> _YOUR OBJECTIVE_
Every line holding the string "last" is to be copied from the entries below.

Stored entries
++++++++++

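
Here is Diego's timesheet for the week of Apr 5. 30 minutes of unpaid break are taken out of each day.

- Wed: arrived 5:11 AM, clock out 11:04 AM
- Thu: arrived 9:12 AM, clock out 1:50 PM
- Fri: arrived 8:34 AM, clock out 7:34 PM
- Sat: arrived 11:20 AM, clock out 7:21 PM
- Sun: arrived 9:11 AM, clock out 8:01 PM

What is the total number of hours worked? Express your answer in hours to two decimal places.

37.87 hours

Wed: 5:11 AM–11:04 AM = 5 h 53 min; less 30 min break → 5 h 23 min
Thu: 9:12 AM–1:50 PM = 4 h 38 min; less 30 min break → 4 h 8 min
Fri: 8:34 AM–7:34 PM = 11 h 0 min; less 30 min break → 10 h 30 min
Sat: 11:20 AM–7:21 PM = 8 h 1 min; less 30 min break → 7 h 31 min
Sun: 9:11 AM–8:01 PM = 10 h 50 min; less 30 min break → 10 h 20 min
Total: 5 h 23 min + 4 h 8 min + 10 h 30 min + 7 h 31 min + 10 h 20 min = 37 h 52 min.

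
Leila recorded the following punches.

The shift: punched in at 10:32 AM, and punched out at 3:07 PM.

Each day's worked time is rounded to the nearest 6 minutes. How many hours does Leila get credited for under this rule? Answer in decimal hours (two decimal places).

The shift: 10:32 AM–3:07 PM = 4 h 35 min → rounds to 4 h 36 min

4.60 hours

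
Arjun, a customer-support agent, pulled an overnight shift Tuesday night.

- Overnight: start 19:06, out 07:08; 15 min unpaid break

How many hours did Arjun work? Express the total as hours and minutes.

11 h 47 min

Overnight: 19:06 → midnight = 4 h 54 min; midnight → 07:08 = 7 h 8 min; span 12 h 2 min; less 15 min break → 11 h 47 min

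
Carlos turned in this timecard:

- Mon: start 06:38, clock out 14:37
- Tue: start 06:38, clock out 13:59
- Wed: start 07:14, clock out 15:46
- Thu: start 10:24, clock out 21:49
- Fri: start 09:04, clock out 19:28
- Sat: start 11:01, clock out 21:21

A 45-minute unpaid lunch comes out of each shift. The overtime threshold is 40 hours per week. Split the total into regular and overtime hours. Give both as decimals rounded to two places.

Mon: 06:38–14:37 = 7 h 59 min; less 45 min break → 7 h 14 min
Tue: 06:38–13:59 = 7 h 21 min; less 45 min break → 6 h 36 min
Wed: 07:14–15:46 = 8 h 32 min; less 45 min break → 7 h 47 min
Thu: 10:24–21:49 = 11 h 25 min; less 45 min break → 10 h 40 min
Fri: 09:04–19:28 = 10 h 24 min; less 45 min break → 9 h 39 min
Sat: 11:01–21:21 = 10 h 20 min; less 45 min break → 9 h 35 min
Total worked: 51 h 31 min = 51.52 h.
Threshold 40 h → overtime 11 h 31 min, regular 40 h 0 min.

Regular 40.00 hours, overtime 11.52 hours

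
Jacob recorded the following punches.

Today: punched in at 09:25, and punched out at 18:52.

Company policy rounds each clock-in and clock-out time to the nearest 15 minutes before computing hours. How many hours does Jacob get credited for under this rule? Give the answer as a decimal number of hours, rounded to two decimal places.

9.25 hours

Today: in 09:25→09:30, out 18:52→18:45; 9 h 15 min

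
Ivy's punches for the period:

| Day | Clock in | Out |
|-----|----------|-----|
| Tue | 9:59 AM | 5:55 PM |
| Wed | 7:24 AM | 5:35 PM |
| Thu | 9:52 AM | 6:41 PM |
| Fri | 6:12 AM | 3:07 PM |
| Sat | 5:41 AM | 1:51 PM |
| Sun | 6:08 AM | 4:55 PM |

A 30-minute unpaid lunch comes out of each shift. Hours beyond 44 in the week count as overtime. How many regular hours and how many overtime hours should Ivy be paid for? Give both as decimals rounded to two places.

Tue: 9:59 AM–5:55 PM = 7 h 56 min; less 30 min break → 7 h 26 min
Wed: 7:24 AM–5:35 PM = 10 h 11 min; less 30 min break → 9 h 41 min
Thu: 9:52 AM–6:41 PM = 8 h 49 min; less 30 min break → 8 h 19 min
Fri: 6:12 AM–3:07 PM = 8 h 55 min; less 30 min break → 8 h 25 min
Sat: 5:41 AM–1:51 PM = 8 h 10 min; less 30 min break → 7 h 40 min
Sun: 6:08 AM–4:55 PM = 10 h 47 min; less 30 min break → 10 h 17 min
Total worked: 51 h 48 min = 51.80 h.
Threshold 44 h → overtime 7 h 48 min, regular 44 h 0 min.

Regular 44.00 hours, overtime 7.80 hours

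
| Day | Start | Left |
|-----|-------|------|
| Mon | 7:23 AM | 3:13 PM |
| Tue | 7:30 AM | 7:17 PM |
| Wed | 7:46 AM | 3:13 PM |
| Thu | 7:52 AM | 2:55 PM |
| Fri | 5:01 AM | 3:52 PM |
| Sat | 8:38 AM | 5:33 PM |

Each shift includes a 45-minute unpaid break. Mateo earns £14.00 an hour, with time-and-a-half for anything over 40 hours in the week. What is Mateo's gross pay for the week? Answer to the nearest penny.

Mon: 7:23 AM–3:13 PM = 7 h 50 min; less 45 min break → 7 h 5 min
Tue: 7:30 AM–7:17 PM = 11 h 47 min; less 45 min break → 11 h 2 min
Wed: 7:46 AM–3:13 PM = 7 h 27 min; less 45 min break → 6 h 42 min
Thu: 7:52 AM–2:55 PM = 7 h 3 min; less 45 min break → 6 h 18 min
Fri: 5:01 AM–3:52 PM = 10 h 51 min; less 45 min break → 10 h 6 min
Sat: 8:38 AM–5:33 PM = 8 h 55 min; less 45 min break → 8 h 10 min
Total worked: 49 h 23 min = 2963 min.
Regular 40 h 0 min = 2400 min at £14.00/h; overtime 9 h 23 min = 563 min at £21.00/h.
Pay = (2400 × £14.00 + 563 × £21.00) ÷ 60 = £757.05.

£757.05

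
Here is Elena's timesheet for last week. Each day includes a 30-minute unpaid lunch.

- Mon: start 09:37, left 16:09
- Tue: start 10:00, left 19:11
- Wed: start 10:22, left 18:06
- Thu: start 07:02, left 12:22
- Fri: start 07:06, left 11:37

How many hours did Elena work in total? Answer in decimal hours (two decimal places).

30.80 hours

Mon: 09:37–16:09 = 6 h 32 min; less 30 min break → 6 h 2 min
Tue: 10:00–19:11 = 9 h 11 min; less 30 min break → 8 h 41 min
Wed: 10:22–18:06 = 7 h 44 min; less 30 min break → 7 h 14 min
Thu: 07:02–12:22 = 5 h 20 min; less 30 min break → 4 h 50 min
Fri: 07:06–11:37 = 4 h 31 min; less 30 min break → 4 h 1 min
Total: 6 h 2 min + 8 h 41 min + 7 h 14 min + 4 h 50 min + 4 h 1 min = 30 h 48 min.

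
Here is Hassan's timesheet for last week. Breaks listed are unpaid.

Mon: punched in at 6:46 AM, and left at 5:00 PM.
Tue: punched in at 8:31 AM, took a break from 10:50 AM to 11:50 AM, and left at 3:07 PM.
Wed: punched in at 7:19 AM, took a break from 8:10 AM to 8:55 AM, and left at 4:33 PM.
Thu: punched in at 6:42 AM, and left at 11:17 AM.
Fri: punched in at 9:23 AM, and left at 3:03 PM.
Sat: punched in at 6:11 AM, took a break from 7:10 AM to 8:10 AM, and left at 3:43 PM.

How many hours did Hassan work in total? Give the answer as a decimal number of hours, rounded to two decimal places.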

++++++++++

> _RESULT_
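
Here is Elena's timesheet for last week. Each day includes a 30-minute unpaid lunch.
Here is Hassan's timesheet for last week. Breaks listed are unpaid.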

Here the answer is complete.